*** Opening of ENTRIES SHOWN ***
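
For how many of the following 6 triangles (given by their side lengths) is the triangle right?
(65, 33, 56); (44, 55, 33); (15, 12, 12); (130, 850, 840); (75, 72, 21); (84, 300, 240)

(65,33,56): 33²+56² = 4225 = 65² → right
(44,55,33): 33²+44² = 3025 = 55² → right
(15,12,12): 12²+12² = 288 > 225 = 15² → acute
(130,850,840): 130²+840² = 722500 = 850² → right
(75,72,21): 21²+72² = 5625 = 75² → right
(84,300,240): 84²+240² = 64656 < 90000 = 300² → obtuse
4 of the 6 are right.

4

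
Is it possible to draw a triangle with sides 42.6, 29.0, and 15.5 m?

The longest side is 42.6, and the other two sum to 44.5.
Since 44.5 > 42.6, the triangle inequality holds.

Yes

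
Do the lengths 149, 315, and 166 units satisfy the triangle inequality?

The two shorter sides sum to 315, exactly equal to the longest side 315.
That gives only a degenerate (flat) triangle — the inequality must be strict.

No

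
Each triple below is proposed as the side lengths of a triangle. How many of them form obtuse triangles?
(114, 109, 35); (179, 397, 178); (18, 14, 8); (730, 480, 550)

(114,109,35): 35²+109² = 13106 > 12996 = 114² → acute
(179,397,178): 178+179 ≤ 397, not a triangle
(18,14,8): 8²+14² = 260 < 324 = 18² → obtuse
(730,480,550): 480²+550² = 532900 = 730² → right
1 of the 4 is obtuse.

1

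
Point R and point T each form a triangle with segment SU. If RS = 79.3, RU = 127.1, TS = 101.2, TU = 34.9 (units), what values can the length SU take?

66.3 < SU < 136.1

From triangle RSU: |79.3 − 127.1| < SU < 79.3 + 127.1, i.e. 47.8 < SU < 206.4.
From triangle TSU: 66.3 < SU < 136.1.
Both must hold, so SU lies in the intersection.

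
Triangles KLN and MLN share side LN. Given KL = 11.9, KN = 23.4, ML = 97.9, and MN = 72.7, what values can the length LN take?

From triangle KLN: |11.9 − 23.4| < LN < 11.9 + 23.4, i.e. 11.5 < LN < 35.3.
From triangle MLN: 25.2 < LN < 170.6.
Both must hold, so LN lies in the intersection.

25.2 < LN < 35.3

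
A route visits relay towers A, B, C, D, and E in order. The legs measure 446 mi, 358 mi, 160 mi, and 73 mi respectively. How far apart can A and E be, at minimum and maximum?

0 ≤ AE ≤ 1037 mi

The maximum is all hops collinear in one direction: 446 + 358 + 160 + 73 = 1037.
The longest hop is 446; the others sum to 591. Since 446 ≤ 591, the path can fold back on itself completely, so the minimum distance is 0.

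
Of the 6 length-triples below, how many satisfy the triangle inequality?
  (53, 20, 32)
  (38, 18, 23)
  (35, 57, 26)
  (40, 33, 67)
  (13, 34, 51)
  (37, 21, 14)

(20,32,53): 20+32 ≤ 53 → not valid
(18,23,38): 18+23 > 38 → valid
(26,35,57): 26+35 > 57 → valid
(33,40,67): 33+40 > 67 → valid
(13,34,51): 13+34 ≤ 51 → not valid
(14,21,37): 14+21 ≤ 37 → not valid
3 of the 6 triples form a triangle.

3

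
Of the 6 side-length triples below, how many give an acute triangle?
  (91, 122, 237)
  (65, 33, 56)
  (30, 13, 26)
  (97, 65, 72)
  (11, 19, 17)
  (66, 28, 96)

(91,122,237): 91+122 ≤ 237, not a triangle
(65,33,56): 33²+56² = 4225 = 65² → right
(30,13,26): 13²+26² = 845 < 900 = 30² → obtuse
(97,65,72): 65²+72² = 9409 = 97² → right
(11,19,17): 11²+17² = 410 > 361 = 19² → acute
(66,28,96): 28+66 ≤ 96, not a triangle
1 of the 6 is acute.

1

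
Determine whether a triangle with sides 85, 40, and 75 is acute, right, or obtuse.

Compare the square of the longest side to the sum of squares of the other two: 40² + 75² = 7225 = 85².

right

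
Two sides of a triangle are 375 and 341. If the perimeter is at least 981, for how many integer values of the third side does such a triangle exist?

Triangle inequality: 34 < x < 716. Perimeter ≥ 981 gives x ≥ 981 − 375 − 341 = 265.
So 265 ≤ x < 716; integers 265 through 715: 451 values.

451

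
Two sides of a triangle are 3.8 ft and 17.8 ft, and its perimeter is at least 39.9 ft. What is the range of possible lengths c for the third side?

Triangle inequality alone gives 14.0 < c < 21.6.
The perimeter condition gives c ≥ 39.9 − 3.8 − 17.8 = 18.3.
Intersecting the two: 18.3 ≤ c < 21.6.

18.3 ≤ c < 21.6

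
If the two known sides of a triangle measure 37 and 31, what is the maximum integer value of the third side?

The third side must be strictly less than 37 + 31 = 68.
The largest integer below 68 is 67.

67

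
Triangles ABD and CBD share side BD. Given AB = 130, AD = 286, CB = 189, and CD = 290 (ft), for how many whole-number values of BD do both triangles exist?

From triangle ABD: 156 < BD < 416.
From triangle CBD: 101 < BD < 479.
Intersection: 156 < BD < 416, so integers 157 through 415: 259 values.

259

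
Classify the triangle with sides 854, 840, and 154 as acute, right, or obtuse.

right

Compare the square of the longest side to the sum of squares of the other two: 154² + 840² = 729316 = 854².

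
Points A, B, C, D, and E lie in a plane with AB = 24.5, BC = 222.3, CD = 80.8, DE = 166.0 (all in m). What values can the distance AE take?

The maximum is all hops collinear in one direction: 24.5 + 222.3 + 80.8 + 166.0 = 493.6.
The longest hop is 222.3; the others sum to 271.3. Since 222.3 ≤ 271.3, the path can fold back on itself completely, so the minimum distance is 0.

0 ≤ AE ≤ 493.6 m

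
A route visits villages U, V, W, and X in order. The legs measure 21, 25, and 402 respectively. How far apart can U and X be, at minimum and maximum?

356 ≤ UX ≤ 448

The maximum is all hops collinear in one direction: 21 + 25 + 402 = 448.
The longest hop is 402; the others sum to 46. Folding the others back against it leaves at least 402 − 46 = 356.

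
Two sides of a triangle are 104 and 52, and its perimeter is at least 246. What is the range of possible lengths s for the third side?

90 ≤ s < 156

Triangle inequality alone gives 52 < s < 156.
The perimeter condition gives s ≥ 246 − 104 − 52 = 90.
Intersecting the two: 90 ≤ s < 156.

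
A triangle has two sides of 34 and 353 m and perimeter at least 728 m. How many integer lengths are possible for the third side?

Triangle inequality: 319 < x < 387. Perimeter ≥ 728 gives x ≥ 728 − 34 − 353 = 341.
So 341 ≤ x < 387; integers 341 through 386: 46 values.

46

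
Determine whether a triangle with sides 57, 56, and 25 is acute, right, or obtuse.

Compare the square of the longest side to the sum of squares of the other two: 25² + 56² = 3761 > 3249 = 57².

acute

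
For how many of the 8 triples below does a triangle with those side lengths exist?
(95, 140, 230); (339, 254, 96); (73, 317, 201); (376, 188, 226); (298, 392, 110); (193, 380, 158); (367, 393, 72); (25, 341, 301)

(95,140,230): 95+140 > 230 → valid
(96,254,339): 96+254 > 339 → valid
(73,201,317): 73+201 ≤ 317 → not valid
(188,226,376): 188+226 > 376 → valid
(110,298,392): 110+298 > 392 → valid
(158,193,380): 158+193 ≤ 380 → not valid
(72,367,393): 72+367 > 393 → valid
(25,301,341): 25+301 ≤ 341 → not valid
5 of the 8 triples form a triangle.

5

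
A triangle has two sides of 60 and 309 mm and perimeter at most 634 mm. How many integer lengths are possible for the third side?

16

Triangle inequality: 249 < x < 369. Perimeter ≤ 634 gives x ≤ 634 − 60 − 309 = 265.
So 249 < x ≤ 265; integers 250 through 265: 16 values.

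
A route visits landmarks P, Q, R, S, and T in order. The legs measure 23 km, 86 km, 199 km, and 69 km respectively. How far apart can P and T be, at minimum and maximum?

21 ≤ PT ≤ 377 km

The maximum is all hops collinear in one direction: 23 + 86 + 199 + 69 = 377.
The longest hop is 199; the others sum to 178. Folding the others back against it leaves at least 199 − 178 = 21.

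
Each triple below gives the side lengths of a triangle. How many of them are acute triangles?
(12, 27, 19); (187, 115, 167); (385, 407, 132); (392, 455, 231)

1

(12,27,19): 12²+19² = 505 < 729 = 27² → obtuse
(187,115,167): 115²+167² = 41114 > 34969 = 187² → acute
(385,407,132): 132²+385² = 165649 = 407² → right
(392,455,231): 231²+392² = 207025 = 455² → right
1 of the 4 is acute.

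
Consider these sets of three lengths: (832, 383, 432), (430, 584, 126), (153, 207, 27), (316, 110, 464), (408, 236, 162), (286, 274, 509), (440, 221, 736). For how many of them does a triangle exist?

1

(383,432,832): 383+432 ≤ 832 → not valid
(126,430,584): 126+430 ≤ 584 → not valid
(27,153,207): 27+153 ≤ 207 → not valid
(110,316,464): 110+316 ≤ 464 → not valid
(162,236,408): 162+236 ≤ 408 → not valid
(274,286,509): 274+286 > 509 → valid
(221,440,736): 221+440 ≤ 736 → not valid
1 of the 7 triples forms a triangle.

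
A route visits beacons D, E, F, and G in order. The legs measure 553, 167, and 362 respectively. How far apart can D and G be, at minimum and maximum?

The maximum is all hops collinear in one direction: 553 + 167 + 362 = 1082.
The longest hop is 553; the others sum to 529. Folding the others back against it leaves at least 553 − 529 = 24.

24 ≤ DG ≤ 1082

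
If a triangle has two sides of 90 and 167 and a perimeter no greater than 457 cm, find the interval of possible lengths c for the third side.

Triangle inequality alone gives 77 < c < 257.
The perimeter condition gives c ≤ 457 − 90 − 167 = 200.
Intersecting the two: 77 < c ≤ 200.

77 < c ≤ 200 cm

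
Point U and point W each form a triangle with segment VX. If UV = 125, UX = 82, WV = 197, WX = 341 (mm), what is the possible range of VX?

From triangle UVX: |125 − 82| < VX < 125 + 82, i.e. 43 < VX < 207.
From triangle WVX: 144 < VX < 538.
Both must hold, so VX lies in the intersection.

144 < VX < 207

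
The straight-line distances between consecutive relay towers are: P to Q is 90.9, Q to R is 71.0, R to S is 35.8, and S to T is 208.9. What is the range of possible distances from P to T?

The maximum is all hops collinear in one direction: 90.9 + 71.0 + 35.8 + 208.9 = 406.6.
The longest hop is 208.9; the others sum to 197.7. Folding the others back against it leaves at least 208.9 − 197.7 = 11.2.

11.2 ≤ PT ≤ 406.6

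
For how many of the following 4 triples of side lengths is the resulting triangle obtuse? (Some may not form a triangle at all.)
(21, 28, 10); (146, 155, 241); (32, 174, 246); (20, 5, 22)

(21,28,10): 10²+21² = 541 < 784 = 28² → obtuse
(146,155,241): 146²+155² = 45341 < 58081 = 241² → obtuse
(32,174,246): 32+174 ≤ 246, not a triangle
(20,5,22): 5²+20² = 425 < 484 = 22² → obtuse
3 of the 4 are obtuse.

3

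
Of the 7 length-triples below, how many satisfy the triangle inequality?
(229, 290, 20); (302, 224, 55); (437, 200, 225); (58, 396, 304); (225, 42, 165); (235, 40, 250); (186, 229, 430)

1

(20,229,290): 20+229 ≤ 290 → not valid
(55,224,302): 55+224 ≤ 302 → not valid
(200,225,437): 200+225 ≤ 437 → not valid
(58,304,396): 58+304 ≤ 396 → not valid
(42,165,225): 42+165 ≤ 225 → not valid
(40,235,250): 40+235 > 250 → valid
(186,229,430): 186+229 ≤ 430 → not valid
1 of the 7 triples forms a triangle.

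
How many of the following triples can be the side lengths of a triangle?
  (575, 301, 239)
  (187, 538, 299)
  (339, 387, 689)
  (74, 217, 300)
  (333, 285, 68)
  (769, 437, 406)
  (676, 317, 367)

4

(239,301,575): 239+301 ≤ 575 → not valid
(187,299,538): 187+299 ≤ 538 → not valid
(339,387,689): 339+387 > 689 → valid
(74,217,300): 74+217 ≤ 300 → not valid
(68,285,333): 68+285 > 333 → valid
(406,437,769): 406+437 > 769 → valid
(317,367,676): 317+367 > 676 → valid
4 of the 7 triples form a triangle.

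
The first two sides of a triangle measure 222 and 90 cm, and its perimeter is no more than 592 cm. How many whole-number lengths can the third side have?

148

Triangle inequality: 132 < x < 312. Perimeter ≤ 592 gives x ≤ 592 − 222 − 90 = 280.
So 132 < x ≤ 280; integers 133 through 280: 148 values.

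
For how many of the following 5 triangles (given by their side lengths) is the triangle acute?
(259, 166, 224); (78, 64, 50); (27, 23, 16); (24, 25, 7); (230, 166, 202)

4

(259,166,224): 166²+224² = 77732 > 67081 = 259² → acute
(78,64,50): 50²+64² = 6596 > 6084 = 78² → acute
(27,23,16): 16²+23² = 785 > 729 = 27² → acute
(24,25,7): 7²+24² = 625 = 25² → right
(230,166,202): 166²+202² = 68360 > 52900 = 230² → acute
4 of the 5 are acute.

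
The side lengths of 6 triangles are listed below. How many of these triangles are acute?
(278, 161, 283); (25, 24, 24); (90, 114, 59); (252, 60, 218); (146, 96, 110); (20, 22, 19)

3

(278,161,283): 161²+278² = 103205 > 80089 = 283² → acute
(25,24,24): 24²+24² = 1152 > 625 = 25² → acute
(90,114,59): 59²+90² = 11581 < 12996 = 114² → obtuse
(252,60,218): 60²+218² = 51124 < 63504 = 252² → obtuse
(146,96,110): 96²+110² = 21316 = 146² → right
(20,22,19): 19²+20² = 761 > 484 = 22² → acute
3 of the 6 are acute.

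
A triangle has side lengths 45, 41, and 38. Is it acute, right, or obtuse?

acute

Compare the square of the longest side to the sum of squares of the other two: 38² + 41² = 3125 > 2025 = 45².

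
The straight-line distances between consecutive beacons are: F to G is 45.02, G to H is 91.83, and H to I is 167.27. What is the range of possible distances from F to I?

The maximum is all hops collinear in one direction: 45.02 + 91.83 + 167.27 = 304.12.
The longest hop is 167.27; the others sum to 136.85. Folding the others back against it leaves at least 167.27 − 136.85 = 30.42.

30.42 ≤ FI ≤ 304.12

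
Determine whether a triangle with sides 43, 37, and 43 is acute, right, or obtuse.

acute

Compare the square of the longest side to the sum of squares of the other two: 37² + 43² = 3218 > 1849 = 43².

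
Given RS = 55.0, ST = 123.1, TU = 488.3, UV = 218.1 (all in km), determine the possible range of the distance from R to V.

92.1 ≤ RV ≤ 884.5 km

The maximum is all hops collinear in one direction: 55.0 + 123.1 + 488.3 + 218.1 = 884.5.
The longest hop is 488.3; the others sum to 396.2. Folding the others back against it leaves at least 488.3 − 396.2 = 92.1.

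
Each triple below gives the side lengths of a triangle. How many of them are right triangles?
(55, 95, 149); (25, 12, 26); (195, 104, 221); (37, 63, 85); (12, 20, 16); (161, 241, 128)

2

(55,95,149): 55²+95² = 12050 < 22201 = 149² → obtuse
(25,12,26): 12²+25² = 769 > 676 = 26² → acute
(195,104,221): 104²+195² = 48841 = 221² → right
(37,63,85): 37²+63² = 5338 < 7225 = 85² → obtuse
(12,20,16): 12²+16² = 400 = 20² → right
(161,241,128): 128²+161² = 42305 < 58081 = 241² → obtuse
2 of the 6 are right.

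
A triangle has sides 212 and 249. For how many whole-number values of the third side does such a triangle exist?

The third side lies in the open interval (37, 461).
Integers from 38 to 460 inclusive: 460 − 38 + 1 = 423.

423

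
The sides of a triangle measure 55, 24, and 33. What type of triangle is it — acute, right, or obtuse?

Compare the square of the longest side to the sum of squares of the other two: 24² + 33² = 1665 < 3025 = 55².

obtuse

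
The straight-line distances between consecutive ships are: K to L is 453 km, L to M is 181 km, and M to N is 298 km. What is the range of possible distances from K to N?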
*** Close of ENTRIES SHOWN ***
§ **EXERCISE OBJECTIVE**
Compute the number of lines in the entries above that hold the word "their"; the answer must contain nothing else.

§ **WRITTEN SOLUTION**
2